REQUIRED ACTION = Report all lines from the entries below in which "into" appears.

DATASET RECORDS =
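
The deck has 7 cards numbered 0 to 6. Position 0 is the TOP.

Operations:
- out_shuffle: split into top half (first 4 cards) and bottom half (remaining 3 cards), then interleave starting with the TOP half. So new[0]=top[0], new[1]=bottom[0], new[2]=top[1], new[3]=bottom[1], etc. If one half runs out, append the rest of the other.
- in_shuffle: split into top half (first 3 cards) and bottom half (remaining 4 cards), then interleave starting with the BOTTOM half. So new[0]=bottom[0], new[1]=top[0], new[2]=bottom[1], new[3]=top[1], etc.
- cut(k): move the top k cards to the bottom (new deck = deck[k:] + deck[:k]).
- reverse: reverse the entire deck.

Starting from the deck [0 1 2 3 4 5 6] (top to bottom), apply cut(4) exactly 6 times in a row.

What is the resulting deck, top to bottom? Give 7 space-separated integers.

After op 1 (cut(4)): [4 5 6 0 1 2 3]
After op 2 (cut(4)): [1 2 3 4 5 6 0]
After op 3 (cut(4)): [5 6 0 1 2 3 4]
After op 4 (cut(4)): [2 3 4 5 6 0 1]
After op 5 (cut(4)): [6 0 1 2 3 4 5]
After op 6 (cut(4)): [3 4 5 6 0 1 2]

Answer: 3 4 5 6 0 1 2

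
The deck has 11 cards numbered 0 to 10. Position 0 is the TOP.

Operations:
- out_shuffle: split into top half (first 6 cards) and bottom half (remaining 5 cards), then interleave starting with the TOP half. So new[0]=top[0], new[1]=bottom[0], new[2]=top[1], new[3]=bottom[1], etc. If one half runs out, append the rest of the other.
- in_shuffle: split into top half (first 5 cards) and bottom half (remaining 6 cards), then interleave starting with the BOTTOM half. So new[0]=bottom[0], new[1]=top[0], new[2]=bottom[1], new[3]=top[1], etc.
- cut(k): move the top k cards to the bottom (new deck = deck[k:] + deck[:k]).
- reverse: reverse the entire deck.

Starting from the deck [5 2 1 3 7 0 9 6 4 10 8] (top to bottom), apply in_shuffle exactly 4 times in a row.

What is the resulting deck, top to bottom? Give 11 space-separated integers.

Answer: 4 9 7 1 5 10 6 0 3 2 8

Derivation:
After op 1 (in_shuffle): [0 5 9 2 6 1 4 3 10 7 8]
After op 2 (in_shuffle): [1 0 4 5 3 9 10 2 7 6 8]
After op 3 (in_shuffle): [9 1 10 0 2 4 7 5 6 3 8]
After op 4 (in_shuffle): [4 9 7 1 5 10 6 0 3 2 8]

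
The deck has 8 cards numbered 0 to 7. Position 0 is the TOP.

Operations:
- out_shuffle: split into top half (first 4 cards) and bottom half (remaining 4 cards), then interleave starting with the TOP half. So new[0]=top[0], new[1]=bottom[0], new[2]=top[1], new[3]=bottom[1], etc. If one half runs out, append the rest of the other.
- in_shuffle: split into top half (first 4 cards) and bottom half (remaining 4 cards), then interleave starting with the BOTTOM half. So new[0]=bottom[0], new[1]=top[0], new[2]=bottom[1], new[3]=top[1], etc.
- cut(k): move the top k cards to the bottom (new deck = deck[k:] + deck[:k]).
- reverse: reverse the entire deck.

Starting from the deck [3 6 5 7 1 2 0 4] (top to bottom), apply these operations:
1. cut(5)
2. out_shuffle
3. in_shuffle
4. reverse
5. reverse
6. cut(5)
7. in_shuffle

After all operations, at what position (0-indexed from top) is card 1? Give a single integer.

After op 1 (cut(5)): [2 0 4 3 6 5 7 1]
After op 2 (out_shuffle): [2 6 0 5 4 7 3 1]
After op 3 (in_shuffle): [4 2 7 6 3 0 1 5]
After op 4 (reverse): [5 1 0 3 6 7 2 4]
After op 5 (reverse): [4 2 7 6 3 0 1 5]
After op 6 (cut(5)): [0 1 5 4 2 7 6 3]
After op 7 (in_shuffle): [2 0 7 1 6 5 3 4]
Card 1 is at position 3.

Answer: 3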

YOUR SOLUTION =
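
- out_shuffle: split into top half (first 4 cards) and bottom half (remaining 3 cards), then interleave starting with the TOP half. So new[0]=top[0], new[1]=bottom[0], new[2]=top[1], new[3]=bottom[1], etc. If one half runs out, append the rest of the other.
- in_shuffle: split into top half (first 3 cards) and bottom half (remaining 4 cards), then interleave starting with the BOTTOM half. So new[0]=bottom[0], new[1]=top[0], new[2]=bottom[1], new[3]=top[1], etc.
- out_shuffle: split into top half (first 6 cards) and bottom half (remaining 5 cards), then interleave starting with the TOP half. So new[0]=top[0], new[1]=bottom[0], new[2]=top[1], new[3]=bottom[1], etc. If one half runs out, append the rest of the other.
- in_shuffle: split into top half (first 5 cards) and bottom half (remaining 6 cards), then interleave starting with the BOTTOM half. So new[0]=bottom[0], new[1]=top[0], new[2]=bottom[1], new[3]=top[1], etc.
- out_shuffle: split into top half (first 4 cards) and bottom half (remaining 4 cards), then interleave starting with the TOP half. So new[0]=top[0], new[1]=bottom[0], new[2]=top[1], new[3]=bottom[1], etc. If one half runs out, append the rest of the other.
- in_shuffle: split into top half (first 4 cards) and bottom half (remaining 4 cards), then interleave starting with the BOTTOM half. So new[0]=bottom[0], new[1]=top[0], new[2]=bottom[1], new[3]=top[1], etc.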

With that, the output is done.